## THE TASK
Write each entry out again exactly, with nothing omitted.

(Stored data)
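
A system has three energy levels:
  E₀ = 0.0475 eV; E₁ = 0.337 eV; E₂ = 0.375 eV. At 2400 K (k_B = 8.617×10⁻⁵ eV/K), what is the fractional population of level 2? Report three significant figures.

0.141

k_BT = 8.617×10⁻⁵ × 2400 K = 0.20681 eV.
Eᵢ/kT = 0.22968, 1.6295, 1.8133.
Z = Σ e^(−Eᵢ/kT) = e^(−0.22968) + e^(−1.6295) + e^(−1.8133) = 0.79479 + 0.19603 + 0.16311 = 1.1539.
P₂ = e^(−E₂/kT) / Z = 0.16311/1.1539 = 0.141.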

## SOLUTION
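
A system has three energy levels:
  E₀ = 0.0475 eV; E₁ = 0.337 eV; E₂ = 0.375 eV. At 2400 K (k_B = 8.617×10⁻⁵ eV/K), what is the fractional population of level 2? Report three significant figures.

0.141

k_BT = 8.617×10⁻⁵ × 2400 K = 0.20681 eV.
Eᵢ/kT = 0.22968, 1.6295, 1.8133.
Z = Σ e^(−Eᵢ/kT) = e^(−0.22968) + e^(−1.6295) + e^(−1.8133) = 0.79479 + 0.19603 + 0.16311 = 1.1539.
P₂ = e^(−E₂/kT) / Z = 0.16311/1.1539 = 0.141.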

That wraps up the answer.